▶ What this task involves
Every entry here needs to be repeated exactly.

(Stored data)

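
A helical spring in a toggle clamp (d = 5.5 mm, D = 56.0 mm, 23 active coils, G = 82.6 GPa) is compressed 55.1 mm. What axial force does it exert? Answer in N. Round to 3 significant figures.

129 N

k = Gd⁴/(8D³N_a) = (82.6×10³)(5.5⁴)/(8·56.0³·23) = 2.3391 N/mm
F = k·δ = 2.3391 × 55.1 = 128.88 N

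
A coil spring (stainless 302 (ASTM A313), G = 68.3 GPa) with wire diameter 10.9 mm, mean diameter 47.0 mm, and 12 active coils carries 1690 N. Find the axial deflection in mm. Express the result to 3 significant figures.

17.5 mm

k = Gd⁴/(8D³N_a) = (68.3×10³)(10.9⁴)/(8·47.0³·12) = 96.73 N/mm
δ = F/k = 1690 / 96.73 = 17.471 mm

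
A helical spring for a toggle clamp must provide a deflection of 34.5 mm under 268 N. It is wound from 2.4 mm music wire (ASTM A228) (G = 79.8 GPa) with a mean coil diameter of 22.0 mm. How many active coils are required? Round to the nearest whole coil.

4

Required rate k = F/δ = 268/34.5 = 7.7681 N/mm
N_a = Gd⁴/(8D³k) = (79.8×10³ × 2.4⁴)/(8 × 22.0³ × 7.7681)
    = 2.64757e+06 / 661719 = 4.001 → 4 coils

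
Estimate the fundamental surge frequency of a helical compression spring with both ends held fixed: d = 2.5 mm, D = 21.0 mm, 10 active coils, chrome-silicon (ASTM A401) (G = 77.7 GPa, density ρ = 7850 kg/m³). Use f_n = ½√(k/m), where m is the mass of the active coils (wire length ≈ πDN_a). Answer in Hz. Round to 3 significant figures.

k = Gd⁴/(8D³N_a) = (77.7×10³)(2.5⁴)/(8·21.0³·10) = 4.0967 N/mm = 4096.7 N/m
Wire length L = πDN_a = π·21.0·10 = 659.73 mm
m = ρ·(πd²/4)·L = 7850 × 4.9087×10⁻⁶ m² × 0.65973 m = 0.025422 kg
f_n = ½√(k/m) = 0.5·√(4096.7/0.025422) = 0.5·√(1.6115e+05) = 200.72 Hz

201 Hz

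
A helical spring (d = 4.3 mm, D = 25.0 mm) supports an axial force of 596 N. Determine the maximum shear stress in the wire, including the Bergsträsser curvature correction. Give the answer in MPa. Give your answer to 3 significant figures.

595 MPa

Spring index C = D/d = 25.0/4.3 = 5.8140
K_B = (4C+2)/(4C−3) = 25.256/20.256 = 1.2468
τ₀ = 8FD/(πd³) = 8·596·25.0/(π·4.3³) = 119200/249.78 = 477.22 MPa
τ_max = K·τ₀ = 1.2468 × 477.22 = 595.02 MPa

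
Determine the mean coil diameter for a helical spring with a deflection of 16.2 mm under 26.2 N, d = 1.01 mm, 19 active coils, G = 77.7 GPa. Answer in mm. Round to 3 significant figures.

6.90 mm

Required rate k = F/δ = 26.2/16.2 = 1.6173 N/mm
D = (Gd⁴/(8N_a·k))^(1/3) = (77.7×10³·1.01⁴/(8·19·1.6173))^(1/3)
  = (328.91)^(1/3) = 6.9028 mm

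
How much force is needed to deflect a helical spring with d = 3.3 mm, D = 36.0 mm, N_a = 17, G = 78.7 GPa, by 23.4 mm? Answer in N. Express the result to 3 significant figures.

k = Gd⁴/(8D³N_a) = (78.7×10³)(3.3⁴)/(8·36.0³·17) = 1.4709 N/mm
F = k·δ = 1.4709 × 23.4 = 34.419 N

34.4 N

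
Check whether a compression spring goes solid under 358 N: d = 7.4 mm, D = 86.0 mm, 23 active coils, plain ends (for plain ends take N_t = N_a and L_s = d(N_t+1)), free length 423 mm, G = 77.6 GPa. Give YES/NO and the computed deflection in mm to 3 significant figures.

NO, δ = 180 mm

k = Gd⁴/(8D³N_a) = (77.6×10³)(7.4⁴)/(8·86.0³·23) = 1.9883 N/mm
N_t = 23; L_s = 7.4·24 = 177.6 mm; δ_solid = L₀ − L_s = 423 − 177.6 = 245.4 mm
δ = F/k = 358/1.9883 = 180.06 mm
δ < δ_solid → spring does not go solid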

▶ Result for this exercise
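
A helical spring in a toggle clamp (d = 5.5 mm, D = 56.0 mm, 23 active coils, G = 82.6 GPa) is compressed 55.1 mm. What axial force does it exert? Answer in N. Round to 3 significant figures.

129 N

k = Gd⁴/(8D³N_a) = (82.6×10³)(5.5⁴)/(8·56.0³·23) = 2.3391 N/mm
F = k·δ = 2.3391 × 55.1 = 128.88 N

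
A coil spring (stainless 302 (ASTM A313), G = 68.3 GPa) with wire diameter 10.9 mm, mean diameter 47.0 mm, and 12 active coils carries 1690 N. Find the axial deflection in mm. Express the result to 3 significant figures.

17.5 mm

k = Gd⁴/(8D³N_a) = (68.3×10³)(10.9⁴)/(8·47.0³·12) = 96.73 N/mm
δ = F/k = 1690 / 96.73 = 17.471 mm

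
A helical spring for a toggle clamp must provide a deflection of 34.5 mm under 268 N. It is wound from 2.4 mm music wire (ASTM A228) (G = 79.8 GPa) with a mean coil diameter of 22.0 mm. How many active coils are required? Round to the nearest whole coil.

4

Required rate k = F/δ = 268/34.5 = 7.7681 N/mm
N_a = Gd⁴/(8D³k) = (79.8×10³ × 2.4⁴)/(8 × 22.0³ × 7.7681)
    = 2.64757e+06 / 661719 = 4.001 → 4 coils

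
Estimate the fundamental surge frequency of a helical compression spring with both ends held fixed: d = 2.5 mm, D = 21.0 mm, 10 active coils, chrome-silicon (ASTM A401) (G = 77.7 GPa, density ρ = 7850 kg/m³). Use f_n = ½√(k/m), where m is the mass of the active coils (wire length ≈ πDN_a). Answer in Hz. Round to 3 significant figures.

k = Gd⁴/(8D³N_a) = (77.7×10³)(2.5⁴)/(8·21.0³·10) = 4.0967 N/mm = 4096.7 N/m
Wire length L = πDN_a = π·21.0·10 = 659.73 mm
m = ρ·(πd²/4)·L = 7850 × 4.9087×10⁻⁶ m² × 0.65973 m = 0.025422 kg
f_n = ½√(k/m) = 0.5·√(4096.7/0.025422) = 0.5·√(1.6115e+05) = 200.72 Hz

201 Hz

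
A helical spring (d = 4.3 mm, D = 25.0 mm) supports an axial force of 596 N. Determine the maximum shear stress in the wire, including the Bergsträsser curvature correction. Give the answer in MPa. Give your answer to 3 significant figures.

595 MPa

Spring index C = D/d = 25.0/4.3 = 5.8140
K_B = (4C+2)/(4C−3) = 25.256/20.256 = 1.2468
τ₀ = 8FD/(πd³) = 8·596·25.0/(π·4.3³) = 119200/249.78 = 477.22 MPa
τ_max = K·τ₀ = 1.2468 × 477.22 = 595.02 MPa

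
Determine the mean coil diameter for a helical spring with a deflection of 16.2 mm under 26.2 N, d = 1.01 mm, 19 active coils, G = 77.7 GPa. Answer in mm. Round to 3 significant figures.

6.90 mm

Required rate k = F/δ = 26.2/16.2 = 1.6173 N/mm
D = (Gd⁴/(8N_a·k))^(1/3) = (77.7×10³·1.01⁴/(8·19·1.6173))^(1/3)
  = (328.91)^(1/3) = 6.9028 mm

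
How much force is needed to deflect a helical spring with d = 3.3 mm, D = 36.0 mm, N_a = 17, G = 78.7 GPa, by 23.4 mm? Answer in N. Express the result to 3 significant figures.

k = Gd⁴/(8D³N_a) = (78.7×10³)(3.3⁴)/(8·36.0³·17) = 1.4709 N/mm
F = k·δ = 1.4709 × 23.4 = 34.419 N

34.4 N

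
Check whether a compression spring goes solid under 358 N: d = 7.4 mm, D = 86.0 mm, 23 active coils, plain ends (for plain ends take N_t = N_a and L_s = d(N_t+1)), free length 423 mm, G = 77.6 GPa. Give YES/NO and the computed deflection in mm to 3 significant figures.

NO, δ = 180 mm

k = Gd⁴/(8D³N_a) = (77.6×10³)(7.4⁴)/(8·86.0³·23) = 1.9883 N/mm
N_t = 23; L_s = 7.4·24 = 177.6 mm; δ_solid = L₀ − L_s = 423 − 177.6 = 245.4 mm
δ = F/k = 358/1.9883 = 180.06 mm
δ < δ_solid → spring does not go solid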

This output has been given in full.